##### Material provided #####
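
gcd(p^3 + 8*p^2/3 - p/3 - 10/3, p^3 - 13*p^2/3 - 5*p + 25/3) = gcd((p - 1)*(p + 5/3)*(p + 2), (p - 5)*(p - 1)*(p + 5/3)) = p^2 + 2*p/3 - 5/3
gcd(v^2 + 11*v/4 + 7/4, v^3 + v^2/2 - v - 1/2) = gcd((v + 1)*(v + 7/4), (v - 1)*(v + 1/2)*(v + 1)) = v + 1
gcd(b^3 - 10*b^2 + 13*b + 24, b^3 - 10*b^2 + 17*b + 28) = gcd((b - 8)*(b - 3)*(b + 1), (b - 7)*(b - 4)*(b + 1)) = b + 1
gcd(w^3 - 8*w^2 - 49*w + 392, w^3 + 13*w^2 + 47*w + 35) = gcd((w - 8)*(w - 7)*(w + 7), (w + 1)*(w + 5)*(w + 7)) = w + 7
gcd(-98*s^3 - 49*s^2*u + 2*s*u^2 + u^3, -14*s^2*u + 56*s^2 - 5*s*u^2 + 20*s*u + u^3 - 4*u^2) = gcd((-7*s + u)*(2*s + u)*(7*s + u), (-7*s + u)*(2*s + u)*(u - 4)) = 14*s^2 + 5*s*u - u^2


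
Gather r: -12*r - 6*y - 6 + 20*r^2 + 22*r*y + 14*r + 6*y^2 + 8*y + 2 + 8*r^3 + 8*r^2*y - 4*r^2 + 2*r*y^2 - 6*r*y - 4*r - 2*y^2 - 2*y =8*r^3 + r^2*(8*y + 16) + r*(2*y^2 + 16*y - 2) + 4*y^2 - 4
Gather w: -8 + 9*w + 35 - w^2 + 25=-w^2 + 9*w + 52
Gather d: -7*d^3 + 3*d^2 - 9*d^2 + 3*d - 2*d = -7*d^3 - 6*d^2 + d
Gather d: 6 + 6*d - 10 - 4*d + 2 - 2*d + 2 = 0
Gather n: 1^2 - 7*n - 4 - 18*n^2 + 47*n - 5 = -18*n^2 + 40*n - 8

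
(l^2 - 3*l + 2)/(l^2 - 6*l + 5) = (l - 2)/(l - 5)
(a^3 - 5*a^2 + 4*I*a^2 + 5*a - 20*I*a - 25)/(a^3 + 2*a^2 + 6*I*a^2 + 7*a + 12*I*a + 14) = (a^2 + 5*a*(-1 + I) - 25*I)/(a^2 + a*(2 + 7*I) + 14*I)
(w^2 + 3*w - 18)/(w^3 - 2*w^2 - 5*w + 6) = (w + 6)/(w^2 + w - 2)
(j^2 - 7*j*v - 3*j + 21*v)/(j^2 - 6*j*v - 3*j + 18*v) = (-j + 7*v)/(-j + 6*v)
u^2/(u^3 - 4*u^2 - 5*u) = u/(u^2 - 4*u - 5)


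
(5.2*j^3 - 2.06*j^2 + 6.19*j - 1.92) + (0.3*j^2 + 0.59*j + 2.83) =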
#####
Reproduce nothing but the lines from the line containing "(j^2 - 7*j*v" to the last line of the data, each exactly as written.

#### [Finished exercise]
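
(j^2 - 7*j*v - 3*j + 21*v)/(j^2 - 6*j*v - 3*j + 18*v) = (-j + 7*v)/(-j + 6*v)
u^2/(u^3 - 4*u^2 - 5*u) = u/(u^2 - 4*u - 5)


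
(5.2*j^3 - 2.06*j^2 + 6.19*j - 1.92) + (0.3*j^2 + 0.59*j + 2.83) =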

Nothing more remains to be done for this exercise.